Take from the data every line in which the word "Proof" is found.

______________________________

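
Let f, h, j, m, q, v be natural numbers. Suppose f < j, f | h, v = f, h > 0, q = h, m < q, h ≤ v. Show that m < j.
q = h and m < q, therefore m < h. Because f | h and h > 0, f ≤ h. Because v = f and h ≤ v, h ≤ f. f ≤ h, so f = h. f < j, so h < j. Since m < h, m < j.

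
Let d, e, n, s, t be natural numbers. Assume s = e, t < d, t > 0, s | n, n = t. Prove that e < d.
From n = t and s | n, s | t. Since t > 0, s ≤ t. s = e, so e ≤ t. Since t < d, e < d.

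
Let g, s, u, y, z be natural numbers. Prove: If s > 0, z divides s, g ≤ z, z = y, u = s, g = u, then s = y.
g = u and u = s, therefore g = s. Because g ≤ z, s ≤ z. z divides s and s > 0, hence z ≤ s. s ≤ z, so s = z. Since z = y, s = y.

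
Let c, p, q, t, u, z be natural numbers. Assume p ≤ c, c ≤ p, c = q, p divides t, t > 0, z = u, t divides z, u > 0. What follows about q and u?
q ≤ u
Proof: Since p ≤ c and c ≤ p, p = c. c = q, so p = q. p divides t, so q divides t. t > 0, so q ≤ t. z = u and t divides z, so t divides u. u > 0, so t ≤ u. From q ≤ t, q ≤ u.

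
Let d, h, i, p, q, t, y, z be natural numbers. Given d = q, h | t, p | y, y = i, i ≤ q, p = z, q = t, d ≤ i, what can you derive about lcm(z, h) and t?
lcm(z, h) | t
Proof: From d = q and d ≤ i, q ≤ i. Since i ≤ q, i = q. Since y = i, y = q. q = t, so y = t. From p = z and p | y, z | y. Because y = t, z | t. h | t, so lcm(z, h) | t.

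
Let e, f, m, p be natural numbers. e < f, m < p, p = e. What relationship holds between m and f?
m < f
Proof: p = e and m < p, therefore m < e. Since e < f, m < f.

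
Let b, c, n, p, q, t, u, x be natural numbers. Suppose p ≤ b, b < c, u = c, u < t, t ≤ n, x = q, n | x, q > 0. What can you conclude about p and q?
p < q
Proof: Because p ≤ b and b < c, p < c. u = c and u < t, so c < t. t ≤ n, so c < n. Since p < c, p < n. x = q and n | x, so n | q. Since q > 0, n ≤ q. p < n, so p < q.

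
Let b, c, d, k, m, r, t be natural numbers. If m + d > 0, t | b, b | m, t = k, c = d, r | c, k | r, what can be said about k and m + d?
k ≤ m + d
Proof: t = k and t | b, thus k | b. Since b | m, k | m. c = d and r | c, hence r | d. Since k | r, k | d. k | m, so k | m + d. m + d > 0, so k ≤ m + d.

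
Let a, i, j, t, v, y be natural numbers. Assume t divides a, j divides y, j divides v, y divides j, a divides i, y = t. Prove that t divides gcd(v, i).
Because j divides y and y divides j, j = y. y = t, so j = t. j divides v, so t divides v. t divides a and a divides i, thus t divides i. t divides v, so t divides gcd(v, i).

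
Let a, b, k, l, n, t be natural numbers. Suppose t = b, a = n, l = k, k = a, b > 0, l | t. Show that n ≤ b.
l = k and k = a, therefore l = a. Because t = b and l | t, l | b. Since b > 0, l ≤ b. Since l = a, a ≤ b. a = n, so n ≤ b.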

______________________________

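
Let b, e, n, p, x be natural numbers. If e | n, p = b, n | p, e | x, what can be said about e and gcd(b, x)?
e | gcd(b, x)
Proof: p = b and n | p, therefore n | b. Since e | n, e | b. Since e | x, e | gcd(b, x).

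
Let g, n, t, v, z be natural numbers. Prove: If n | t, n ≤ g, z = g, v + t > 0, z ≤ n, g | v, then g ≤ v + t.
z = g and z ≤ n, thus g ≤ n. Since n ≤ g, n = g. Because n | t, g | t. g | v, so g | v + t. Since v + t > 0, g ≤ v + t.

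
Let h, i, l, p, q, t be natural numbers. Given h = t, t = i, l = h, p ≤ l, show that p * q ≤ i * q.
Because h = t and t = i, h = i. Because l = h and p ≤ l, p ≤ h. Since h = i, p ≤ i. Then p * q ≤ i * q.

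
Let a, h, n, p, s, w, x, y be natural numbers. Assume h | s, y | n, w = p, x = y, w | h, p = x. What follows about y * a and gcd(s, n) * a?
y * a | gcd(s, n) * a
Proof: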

______________________________

Problem solution:
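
Proof: Since p ≤ c and c ≤ p, p = c. c = q, so p = q. p divides t, so q divides t. t > 0, so q ≤ t. z = u and t divides z, so t divides u. u > 0, so t ≤ u. From q ≤ t, q ≤ u.
Proof: From d = q and d ≤ i, q ≤ i. Since i ≤ q, i = q. Since y = i, y = q. q = t, so y = t. From p = z and p | y, z | y. Because y = t, z | t. h | t, so lcm(z, h) | t.
Proof: p = e and m < p, therefore m < e. Since e < f, m < f.
Proof: Because p ≤ b and b < c, p < c. u = c and u < t, so c < t. t ≤ n, so c < n. Since p < c, p < n. x = q and n | x, so n | q. Since q > 0, n ≤ q. p < n, so p < q.
Proof: t = k and t | b, thus k | b. Since b | m, k | m. c = d and r | c, hence r | d. Since k | r, k | d. k | m, so k | m + d. m + d > 0, so k ≤ m + d.
Proof: p = b and n | p, therefore n | b. Since e | n, e | b. Since e | x, e | gcd(b, x).
Proof: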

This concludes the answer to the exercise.